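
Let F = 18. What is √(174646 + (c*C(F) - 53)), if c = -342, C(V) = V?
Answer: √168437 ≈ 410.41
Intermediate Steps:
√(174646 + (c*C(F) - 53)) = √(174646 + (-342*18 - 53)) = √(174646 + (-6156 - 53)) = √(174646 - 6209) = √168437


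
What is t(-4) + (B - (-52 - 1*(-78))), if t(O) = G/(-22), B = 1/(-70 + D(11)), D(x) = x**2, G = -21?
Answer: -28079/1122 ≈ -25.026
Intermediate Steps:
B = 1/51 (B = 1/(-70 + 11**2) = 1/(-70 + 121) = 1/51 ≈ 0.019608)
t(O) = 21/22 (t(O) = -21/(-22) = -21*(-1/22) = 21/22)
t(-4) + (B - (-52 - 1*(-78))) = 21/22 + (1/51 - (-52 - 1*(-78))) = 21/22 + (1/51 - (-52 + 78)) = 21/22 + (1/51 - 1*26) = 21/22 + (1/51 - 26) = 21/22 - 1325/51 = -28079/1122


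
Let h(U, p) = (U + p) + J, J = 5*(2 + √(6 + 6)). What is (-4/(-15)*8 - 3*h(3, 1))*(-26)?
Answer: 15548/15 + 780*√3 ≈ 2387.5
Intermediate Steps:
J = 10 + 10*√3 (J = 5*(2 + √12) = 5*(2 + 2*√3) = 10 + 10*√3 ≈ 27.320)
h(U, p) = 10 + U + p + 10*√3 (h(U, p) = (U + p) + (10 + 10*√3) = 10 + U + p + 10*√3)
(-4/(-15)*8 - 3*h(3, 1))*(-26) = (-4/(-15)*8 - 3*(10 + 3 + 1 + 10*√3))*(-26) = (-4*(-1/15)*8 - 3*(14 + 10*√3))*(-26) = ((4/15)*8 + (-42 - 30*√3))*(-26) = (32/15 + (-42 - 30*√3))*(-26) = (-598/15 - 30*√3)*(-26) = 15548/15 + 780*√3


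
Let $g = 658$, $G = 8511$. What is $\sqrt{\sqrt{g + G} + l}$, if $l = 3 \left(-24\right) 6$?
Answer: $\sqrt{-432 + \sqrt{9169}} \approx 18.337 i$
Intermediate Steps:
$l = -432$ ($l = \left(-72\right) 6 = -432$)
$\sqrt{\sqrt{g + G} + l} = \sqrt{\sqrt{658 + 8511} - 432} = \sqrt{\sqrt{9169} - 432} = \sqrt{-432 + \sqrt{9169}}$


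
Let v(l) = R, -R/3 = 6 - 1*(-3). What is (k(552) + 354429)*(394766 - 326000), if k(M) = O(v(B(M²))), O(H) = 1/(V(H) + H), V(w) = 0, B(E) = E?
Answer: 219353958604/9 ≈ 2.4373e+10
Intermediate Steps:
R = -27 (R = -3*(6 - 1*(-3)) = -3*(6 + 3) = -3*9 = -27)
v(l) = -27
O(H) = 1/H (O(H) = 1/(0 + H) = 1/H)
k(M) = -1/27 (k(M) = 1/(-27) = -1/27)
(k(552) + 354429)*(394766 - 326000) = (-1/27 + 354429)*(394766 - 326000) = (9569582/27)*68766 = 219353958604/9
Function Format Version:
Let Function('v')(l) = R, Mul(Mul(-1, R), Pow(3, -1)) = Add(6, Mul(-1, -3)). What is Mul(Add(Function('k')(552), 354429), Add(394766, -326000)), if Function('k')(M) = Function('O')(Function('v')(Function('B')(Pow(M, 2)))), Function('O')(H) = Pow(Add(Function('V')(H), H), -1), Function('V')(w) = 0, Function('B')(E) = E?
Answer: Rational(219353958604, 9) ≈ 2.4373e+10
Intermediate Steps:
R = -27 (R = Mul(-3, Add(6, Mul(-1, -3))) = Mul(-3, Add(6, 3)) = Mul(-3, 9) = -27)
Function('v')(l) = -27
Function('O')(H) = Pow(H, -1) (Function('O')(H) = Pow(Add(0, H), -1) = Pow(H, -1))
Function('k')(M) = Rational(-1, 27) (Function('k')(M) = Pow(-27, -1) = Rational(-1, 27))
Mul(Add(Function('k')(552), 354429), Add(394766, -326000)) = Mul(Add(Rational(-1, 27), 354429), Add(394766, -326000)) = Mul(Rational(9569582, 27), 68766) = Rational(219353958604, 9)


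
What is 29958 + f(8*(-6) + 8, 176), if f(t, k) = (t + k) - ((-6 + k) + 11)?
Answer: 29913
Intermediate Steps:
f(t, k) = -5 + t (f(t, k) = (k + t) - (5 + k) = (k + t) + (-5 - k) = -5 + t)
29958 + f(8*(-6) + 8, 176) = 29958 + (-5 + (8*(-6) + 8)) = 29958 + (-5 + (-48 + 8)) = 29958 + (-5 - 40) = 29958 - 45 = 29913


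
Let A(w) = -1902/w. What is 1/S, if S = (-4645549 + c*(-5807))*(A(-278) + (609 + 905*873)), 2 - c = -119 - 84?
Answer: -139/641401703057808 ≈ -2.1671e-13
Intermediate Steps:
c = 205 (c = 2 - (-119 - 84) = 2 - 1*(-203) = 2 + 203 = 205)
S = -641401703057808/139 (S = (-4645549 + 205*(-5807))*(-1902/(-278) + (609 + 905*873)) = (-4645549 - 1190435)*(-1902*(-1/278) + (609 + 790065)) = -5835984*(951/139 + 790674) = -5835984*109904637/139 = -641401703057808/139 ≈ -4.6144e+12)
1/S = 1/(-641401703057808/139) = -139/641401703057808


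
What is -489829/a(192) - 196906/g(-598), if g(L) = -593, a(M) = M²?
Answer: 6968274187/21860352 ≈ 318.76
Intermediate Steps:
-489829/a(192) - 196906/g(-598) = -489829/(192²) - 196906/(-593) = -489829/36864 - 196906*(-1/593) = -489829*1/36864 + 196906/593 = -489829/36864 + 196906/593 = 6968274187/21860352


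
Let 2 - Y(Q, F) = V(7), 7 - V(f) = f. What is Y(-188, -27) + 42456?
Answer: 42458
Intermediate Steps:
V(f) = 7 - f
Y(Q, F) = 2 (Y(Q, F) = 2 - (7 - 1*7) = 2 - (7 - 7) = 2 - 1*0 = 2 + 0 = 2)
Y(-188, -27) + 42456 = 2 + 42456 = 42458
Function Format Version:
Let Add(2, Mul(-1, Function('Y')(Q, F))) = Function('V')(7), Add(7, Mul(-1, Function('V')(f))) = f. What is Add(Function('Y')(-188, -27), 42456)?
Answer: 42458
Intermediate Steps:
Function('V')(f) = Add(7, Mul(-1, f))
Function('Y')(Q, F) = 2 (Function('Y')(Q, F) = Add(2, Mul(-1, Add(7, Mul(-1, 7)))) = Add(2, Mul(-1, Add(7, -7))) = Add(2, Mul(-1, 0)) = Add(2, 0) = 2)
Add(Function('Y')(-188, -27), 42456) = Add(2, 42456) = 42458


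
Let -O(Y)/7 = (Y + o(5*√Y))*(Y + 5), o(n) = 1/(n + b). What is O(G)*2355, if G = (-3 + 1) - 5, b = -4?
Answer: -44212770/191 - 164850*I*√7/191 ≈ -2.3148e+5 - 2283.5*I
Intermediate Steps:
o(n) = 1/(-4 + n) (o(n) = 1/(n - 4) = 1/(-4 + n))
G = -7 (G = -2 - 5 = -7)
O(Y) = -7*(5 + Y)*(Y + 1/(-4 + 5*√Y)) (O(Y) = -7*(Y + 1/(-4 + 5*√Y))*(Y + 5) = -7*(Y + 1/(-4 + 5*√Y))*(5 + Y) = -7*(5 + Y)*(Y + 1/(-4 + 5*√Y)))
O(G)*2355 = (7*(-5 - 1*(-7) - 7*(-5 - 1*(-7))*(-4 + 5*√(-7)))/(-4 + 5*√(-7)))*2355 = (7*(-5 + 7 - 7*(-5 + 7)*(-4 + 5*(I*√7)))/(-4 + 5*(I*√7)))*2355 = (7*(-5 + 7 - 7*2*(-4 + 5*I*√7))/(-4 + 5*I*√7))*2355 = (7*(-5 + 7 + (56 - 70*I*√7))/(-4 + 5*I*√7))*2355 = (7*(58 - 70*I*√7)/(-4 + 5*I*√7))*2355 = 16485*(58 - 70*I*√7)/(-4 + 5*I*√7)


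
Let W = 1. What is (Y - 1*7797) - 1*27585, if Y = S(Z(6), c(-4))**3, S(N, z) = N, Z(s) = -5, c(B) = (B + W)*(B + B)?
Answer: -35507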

==

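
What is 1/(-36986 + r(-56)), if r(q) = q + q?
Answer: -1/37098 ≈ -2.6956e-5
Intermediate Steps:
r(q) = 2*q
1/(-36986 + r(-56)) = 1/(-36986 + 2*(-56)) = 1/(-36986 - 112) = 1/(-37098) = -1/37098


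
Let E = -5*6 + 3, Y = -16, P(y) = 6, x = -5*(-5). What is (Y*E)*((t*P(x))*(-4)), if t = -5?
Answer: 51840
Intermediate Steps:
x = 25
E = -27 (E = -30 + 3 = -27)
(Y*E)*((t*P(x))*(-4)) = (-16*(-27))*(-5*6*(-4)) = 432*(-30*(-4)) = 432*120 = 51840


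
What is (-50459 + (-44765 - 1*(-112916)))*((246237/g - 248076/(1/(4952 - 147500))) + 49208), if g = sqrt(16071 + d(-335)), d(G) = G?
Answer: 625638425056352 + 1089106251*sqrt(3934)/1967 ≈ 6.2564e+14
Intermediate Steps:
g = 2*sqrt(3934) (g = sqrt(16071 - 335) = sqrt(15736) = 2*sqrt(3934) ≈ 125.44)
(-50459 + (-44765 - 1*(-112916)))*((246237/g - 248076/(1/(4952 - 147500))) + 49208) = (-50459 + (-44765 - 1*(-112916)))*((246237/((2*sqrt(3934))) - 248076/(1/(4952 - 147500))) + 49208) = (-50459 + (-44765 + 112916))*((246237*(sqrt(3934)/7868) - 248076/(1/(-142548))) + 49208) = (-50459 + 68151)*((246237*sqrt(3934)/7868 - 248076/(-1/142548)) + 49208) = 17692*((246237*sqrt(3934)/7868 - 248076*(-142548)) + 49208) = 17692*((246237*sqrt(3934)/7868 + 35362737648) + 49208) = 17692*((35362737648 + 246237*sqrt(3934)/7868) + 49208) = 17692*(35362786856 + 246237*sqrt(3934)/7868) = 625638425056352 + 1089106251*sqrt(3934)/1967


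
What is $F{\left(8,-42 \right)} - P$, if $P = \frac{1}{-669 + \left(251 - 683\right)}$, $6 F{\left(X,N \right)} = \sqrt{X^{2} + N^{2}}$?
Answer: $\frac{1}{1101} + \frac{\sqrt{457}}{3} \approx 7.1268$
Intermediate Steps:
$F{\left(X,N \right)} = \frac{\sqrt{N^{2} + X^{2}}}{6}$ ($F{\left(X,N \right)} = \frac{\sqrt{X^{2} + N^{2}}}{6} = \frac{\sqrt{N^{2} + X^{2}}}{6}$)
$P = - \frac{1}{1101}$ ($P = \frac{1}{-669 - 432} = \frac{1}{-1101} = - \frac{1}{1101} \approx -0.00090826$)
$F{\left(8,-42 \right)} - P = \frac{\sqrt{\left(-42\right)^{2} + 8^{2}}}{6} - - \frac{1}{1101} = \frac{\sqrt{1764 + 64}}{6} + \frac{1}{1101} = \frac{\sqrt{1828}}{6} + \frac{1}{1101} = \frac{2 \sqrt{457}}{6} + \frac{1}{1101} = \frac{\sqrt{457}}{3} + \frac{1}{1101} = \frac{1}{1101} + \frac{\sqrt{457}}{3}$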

...

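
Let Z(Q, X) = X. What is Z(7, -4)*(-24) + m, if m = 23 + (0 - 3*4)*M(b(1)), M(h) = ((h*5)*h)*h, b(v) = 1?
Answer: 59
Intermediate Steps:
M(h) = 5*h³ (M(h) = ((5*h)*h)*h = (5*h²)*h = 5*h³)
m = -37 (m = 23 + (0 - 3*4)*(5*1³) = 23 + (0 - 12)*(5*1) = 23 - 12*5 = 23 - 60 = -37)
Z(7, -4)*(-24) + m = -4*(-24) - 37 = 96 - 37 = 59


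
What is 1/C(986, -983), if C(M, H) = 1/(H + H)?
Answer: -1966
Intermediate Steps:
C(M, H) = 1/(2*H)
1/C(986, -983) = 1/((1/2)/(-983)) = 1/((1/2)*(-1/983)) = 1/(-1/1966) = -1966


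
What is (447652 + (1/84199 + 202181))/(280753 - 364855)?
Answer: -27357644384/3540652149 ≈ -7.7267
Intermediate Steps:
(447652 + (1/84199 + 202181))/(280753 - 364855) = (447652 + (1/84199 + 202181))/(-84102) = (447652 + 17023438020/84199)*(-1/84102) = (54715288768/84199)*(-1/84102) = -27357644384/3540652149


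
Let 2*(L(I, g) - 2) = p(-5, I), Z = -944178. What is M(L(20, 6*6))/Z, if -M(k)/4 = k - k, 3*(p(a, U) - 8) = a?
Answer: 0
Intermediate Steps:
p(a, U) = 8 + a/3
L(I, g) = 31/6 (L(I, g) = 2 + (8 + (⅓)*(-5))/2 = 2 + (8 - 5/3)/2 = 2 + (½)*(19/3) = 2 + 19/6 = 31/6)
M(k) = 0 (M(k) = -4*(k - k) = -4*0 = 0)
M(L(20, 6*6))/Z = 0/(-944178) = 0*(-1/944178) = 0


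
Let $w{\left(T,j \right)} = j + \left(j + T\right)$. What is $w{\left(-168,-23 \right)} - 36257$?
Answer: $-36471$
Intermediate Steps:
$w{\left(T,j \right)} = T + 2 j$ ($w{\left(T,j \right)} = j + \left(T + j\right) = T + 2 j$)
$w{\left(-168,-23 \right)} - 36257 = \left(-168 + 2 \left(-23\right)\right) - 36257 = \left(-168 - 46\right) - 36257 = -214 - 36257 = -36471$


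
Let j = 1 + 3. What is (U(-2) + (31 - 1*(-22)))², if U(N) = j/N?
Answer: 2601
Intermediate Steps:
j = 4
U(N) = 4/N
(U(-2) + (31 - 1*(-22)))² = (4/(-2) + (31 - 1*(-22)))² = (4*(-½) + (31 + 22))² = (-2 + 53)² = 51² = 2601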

> WORK INSTRUCTION:
The range runs from the line with "Let 2*(L(I, g)" up to and including the line with "Answer: $-36471$" in the listing above; please write out exactly those lines and nothing more.

> SOLUTION:
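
Let 2*(L(I, g) - 2) = p(-5, I), Z = -944178. What is M(L(20, 6*6))/Z, if -M(k)/4 = k - k, 3*(p(a, U) - 8) = a?
Answer: 0
Intermediate Steps:
p(a, U) = 8 + a/3
L(I, g) = 31/6 (L(I, g) = 2 + (8 + (⅓)*(-5))/2 = 2 + (8 - 5/3)/2 = 2 + (½)*(19/3) = 2 + 19/6 = 31/6)
M(k) = 0 (M(k) = -4*(k - k) = -4*0 = 0)
M(L(20, 6*6))/Z = 0/(-944178) = 0*(-1/944178) = 0


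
Let $w{\left(T,j \right)} = j + \left(j + T\right)$. What is $w{\left(-168,-23 \right)} - 36257$?
Answer: $-36471$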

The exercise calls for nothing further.